Instructions to follow: Line by line, transcribe all of the entries exactly.

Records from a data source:
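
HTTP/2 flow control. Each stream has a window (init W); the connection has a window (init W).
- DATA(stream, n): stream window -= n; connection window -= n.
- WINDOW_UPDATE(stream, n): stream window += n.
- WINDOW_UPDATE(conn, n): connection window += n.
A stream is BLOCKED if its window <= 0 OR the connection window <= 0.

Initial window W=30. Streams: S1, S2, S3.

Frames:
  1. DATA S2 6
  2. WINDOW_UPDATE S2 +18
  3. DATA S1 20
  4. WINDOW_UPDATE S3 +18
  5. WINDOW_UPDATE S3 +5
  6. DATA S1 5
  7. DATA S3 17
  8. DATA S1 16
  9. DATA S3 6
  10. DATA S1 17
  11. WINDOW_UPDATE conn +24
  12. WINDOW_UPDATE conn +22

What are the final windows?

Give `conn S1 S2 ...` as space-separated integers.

Op 1: conn=24 S1=30 S2=24 S3=30 blocked=[]
Op 2: conn=24 S1=30 S2=42 S3=30 blocked=[]
Op 3: conn=4 S1=10 S2=42 S3=30 blocked=[]
Op 4: conn=4 S1=10 S2=42 S3=48 blocked=[]
Op 5: conn=4 S1=10 S2=42 S3=53 blocked=[]
Op 6: conn=-1 S1=5 S2=42 S3=53 blocked=[1, 2, 3]
Op 7: conn=-18 S1=5 S2=42 S3=36 blocked=[1, 2, 3]
Op 8: conn=-34 S1=-11 S2=42 S3=36 blocked=[1, 2, 3]
Op 9: conn=-40 S1=-11 S2=42 S3=30 blocked=[1, 2, 3]
Op 10: conn=-57 S1=-28 S2=42 S3=30 blocked=[1, 2, 3]
Op 11: conn=-33 S1=-28 S2=42 S3=30 blocked=[1, 2, 3]
Op 12: conn=-11 S1=-28 S2=42 S3=30 blocked=[1, 2, 3]

Answer: -11 -28 42 30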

Written solution:
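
HTTP/2 flow control. Each stream has a window (init W); the connection has a window (init W).
- DATA(stream, n): stream window -= n; connection window -= n.
- WINDOW_UPDATE(stream, n): stream window += n.
- WINDOW_UPDATE(conn, n): connection window += n.
A stream is BLOCKED if its window <= 0 OR the connection window <= 0.

Initial window W=30. Streams: S1, S2, S3.

Frames:
  1. DATA S2 6
  2. WINDOW_UPDATE S2 +18
  3. DATA S1 20
  4. WINDOW_UPDATE S3 +18
  5. WINDOW_UPDATE S3 +5
  6. DATA S1 5
  7. DATA S3 17
  8. DATA S1 16
  9. DATA S3 6
  10. DATA S1 17
  11. WINDOW_UPDATE conn +24
  12. WINDOW_UPDATE conn +22

What are the final windows?

Give `conn S1 S2 ...` as space-separated integers.

Op 1: conn=24 S1=30 S2=24 S3=30 blocked=[]
Op 2: conn=24 S1=30 S2=42 S3=30 blocked=[]
Op 3: conn=4 S1=10 S2=42 S3=30 blocked=[]
Op 4: conn=4 S1=10 S2=42 S3=48 blocked=[]
Op 5: conn=4 S1=10 S2=42 S3=53 blocked=[]
Op 6: conn=-1 S1=5 S2=42 S3=53 blocked=[1, 2, 3]
Op 7: conn=-18 S1=5 S2=42 S3=36 blocked=[1, 2, 3]
Op 8: conn=-34 S1=-11 S2=42 S3=36 blocked=[1, 2, 3]
Op 9: conn=-40 S1=-11 S2=42 S3=30 blocked=[1, 2, 3]
Op 10: conn=-57 S1=-28 S2=42 S3=30 blocked=[1, 2, 3]
Op 11: conn=-33 S1=-28 S2=42 S3=30 blocked=[1, 2, 3]
Op 12: conn=-11 S1=-28 S2=42 S3=30 blocked=[1, 2, 3]

Answer: -11 -28 42 30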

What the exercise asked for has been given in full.